Brief: Scan the records below for the line with "D calls all-in for 40" and the line with "Betting ends. The uncalled 19". Repeat those two lines and every line between them exactly, and nothing else.
————
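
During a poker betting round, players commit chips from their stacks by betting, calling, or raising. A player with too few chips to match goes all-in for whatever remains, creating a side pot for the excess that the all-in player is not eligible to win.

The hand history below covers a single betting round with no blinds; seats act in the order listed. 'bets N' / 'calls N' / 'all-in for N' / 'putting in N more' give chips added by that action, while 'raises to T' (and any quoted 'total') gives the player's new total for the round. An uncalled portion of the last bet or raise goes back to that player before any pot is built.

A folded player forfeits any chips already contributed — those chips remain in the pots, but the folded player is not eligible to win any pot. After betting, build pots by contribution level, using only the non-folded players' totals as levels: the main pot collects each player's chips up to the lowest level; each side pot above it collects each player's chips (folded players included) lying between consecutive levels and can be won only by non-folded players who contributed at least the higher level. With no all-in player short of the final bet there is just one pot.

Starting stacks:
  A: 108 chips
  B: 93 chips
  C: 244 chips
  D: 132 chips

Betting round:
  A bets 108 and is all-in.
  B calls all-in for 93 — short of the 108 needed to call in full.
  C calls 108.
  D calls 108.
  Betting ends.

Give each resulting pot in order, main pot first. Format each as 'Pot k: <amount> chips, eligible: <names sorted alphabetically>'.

Pot 1: 372 chips, eligible: A, B, C, D
Pot 2: 45 chips, eligible: A, C, D

Derivation:
Contributions: A=108, B=93, C=108, D=108
Pot levels (distinct totals of non-folded players): 93, 108
Layer 1-93: 93 each from A, B, C, D = 93*4 = 372 chips; eligible A, B, C, D
Layer 94-108: 15 each from A, C, D = 15*3 = 45 chips; eligible A, C, D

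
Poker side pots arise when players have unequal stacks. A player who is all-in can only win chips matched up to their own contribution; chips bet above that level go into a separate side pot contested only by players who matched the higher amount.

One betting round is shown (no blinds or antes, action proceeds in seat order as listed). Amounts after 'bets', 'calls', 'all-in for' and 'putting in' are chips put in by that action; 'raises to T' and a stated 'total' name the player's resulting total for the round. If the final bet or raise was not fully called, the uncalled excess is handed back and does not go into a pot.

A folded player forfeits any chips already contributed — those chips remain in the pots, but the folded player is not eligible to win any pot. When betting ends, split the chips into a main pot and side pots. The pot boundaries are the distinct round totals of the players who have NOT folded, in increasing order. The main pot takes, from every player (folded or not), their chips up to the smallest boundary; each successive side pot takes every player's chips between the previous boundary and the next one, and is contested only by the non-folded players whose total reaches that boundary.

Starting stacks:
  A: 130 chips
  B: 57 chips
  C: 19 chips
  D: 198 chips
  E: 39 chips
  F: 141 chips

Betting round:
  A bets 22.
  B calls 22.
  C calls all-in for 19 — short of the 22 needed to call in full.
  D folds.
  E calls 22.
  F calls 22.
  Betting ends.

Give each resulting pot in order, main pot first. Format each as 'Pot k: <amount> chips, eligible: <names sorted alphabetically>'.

Contributions: A=22, B=22, C=19, E=22, F=22
Folded: D
Pot levels (distinct totals of non-folded players): 19, 22
Layer 1-19: 19 each from A, B, C, E, F = 19*5 = 95 chips; eligible A, B, C, E, F
Layer 20-22: 3 each from A, B, E, F = 3*4 = 12 chips; eligible A, B, E, F

Pot 1: 95 chips, eligible: A, B, C, E, F
Pot 2: 12 chips, eligible: A, B, E, F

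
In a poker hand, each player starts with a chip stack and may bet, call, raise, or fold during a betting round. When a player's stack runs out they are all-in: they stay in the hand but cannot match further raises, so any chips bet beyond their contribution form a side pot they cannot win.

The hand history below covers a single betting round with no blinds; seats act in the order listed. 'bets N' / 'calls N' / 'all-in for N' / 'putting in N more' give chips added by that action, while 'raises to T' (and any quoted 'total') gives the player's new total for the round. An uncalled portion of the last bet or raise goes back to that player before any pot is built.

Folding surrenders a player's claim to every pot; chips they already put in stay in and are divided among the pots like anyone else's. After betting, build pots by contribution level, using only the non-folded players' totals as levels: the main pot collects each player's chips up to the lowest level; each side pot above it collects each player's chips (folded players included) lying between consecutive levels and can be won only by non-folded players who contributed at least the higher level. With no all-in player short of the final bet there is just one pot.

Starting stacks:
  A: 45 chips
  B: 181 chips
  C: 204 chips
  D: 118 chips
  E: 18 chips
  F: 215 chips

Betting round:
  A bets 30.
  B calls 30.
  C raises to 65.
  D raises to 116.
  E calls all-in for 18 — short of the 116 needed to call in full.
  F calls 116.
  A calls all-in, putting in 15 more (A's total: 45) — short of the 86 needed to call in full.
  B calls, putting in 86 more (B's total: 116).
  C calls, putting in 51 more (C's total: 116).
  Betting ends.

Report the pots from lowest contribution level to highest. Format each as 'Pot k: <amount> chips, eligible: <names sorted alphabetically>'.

Pot 1: 108 chips, eligible: A, B, C, D, E, F
Pot 2: 135 chips, eligible: A, B, C, D, F
Pot 3: 284 chips, eligible: B, C, D, F

Derivation:
Contributions: A=45, B=116, C=116, D=116, E=18, F=116
Pot levels (distinct totals of non-folded players): 18, 45, 116
Layer 1-18: 18 each from A, B, C, D, E, F = 18*6 = 108 chips; eligible A, B, C, D, E, F
Layer 19-45: 27 each from A, B, C, D, F = 27*5 = 135 chips; eligible A, B, C, D, F
Layer 46-116: 71 each from B, C, D, F = 71*4 = 284 chips; eligible B, C, D, F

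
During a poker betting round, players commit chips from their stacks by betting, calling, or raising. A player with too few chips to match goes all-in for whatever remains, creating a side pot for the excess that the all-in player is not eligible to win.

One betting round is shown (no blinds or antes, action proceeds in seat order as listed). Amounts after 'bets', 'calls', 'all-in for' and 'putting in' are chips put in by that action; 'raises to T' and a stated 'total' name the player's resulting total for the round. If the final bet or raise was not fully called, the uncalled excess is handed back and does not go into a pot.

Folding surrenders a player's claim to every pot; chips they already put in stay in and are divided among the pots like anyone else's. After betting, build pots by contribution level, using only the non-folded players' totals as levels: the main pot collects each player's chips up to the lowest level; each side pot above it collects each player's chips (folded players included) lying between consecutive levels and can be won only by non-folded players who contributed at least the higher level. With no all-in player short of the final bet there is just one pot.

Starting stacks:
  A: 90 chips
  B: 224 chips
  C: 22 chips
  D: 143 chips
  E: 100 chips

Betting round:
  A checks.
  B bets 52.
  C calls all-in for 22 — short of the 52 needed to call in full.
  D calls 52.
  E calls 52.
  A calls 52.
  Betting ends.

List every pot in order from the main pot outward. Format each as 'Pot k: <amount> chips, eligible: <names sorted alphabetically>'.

Pot 1: 110 chips, eligible: A, B, C, D, E
Pot 2: 120 chips, eligible: A, B, D, E

Derivation:
Contributions: A=52, B=52, C=22, D=52, E=52
Pot levels (distinct totals of non-folded players): 22, 52
Layer 1-22: 22 each from A, B, C, D, E = 22*5 = 110 chips; eligible A, B, C, D, E
Layer 23-52: 30 each from A, B, D, E = 30*4 = 120 chips; eligible A, B, D, E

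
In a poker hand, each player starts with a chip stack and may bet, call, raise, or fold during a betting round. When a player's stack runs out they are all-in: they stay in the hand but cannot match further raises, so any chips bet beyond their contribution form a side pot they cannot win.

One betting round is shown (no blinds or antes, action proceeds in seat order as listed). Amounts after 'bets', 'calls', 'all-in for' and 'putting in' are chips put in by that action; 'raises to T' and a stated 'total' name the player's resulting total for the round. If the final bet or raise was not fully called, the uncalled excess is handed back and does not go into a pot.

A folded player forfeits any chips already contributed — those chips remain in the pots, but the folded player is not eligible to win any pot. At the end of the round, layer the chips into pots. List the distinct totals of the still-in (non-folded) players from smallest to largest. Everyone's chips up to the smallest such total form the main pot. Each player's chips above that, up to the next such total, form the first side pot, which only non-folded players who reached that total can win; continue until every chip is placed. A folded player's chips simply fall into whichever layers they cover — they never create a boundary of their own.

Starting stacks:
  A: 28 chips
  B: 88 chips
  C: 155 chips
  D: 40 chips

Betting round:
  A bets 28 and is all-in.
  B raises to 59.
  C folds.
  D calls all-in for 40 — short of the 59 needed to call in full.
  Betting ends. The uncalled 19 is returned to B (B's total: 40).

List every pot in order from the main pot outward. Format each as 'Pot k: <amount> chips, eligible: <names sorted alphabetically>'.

Pot 1: 84 chips, eligible: A, B, D
Pot 2: 24 chips, eligible: B, D

Derivation:
Contributions (after 19 returned to B): A=28, B=40, D=40
Folded: C
Pot levels (distinct totals of non-folded players): 28, 40
Layer 1-28: 28 each from A, B, D = 28*3 = 84 chips; eligible A, B, D
Layer 29-40: 12 each from B, D = 12*2 = 24 chips; eligible B, D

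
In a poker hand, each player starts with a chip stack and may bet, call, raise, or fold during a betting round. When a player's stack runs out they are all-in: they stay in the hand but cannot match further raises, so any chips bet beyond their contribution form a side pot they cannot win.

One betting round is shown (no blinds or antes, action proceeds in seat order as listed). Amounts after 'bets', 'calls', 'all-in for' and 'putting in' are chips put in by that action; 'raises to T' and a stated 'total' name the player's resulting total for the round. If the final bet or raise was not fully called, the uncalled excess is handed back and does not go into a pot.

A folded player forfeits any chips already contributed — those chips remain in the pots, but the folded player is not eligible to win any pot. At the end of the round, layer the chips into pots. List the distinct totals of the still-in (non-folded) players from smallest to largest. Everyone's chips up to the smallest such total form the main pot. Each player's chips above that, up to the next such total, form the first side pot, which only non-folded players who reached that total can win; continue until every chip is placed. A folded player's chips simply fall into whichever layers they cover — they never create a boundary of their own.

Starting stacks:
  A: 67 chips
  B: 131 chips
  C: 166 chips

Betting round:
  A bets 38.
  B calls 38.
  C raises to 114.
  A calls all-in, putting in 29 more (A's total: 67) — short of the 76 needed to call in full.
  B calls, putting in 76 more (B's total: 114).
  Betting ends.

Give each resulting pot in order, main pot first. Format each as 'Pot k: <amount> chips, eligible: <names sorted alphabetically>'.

Pot 1: 201 chips, eligible: A, B, C
Pot 2: 94 chips, eligible: B, C

Derivation:
Contributions: A=67, B=114, C=114
Pot levels (distinct totals of non-folded players): 67, 114
Layer 1-67: 67 each from A, B, C = 67*3 = 201 chips; eligible A, B, C
Layer 68-114: 47 each from B, C = 47*2 = 94 chips; eligible B, C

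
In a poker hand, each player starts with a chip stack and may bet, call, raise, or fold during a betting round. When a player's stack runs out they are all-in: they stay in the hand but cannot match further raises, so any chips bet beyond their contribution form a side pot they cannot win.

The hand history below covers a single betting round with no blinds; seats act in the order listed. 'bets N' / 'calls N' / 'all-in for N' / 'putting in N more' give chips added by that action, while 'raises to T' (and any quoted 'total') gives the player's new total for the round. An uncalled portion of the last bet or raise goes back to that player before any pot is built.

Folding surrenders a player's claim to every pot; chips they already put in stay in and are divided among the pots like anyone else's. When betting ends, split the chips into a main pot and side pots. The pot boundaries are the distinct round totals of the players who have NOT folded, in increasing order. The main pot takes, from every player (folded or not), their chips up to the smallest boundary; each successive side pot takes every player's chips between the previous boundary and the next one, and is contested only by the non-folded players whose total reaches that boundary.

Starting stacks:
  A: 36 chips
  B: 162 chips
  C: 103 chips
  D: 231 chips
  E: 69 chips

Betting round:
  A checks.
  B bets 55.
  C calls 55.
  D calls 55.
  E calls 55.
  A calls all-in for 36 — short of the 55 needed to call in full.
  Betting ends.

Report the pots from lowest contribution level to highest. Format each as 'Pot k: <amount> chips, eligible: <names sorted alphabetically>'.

Contributions: A=36, B=55, C=55, D=55, E=55
Pot levels (distinct totals of non-folded players): 36, 55
Layer 1-36: 36 each from A, B, C, D, E = 36*5 = 180 chips; eligible A, B, C, D, E
Layer 37-55: 19 each from B, C, D, E = 19*4 = 76 chips; eligible B, C, D, E

Pot 1: 180 chips, eligible: A, B, C, D, E
Pot 2: 76 chips, eligible: B, C, D, E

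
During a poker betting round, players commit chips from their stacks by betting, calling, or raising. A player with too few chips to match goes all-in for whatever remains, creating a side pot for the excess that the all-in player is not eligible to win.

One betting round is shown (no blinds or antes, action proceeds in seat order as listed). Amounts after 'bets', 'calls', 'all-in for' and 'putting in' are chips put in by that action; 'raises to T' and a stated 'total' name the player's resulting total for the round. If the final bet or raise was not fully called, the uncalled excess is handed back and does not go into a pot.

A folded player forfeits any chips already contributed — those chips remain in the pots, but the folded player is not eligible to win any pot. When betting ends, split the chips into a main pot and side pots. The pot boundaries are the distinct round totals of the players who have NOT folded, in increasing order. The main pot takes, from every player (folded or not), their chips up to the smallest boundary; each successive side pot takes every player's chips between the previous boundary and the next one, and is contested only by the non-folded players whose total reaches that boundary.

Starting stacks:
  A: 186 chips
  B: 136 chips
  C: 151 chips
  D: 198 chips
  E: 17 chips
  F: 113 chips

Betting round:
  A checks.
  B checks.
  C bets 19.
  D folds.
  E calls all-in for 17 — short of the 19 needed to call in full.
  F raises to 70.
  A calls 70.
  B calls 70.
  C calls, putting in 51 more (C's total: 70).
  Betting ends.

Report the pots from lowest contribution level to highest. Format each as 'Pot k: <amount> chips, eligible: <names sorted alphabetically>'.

Contributions: A=70, B=70, C=70, E=17, F=70
Folded: D
Pot levels (distinct totals of non-folded players): 17, 70
Layer 1-17: 17 each from A, B, C, E, F = 17*5 = 85 chips; eligible A, B, C, E, F
Layer 18-70: 53 each from A, B, C, F = 53*4 = 212 chips; eligible A, B, C, F

Pot 1: 85 chips, eligible: A, B, C, E, F
Pot 2: 212 chips, eligible: A, B, C, F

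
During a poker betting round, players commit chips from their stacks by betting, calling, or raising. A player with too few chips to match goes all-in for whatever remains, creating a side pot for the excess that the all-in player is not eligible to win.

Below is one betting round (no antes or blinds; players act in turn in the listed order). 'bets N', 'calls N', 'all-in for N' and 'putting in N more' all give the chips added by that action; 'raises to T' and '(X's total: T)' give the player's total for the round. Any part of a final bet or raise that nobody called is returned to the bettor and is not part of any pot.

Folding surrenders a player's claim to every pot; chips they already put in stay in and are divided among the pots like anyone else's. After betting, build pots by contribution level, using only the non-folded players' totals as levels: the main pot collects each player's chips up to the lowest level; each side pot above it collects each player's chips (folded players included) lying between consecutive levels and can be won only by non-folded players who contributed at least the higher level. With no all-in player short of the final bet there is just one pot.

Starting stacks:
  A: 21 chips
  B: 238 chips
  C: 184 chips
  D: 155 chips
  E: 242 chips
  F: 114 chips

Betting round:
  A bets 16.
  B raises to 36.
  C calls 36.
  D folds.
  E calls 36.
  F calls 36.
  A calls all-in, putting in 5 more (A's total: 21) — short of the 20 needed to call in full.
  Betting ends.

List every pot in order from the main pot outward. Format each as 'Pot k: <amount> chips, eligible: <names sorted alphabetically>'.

Pot 1: 105 chips, eligible: A, B, C, E, F
Pot 2: 60 chips, eligible: B, C, E, F

Derivation:
Contributions: A=21, B=36, C=36, E=36, F=36
Folded: D
Pot levels (distinct totals of non-folded players): 21, 36
Layer 1-21: 21 each from A, B, C, E, F = 21*5 = 105 chips; eligible A, B, C, E, F
Layer 22-36: 15 each from B, C, E, F = 15*4 = 60 chips; eligible B, C, E, F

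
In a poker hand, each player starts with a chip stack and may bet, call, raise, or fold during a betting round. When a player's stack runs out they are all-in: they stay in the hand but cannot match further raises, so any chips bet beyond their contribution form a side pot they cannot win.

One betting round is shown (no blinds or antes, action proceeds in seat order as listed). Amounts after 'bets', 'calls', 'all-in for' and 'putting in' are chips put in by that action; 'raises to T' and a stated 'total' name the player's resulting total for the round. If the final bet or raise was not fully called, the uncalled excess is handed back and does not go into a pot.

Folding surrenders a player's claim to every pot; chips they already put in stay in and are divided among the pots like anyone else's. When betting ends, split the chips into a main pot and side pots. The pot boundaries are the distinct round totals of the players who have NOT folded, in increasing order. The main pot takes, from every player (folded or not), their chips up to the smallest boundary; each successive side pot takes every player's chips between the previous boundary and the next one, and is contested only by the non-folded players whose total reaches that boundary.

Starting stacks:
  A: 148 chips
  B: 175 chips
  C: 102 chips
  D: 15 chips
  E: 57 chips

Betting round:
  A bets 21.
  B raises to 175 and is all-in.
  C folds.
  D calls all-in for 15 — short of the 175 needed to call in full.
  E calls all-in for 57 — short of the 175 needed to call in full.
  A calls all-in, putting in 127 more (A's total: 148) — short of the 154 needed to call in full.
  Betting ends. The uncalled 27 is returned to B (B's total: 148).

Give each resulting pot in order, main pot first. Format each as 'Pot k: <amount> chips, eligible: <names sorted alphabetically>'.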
————
Exercise answer:
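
  D calls all-in for 40 — short of the 59 needed to call in full.
  Betting ends. The uncalled 19 is returned to B (B's total: 40).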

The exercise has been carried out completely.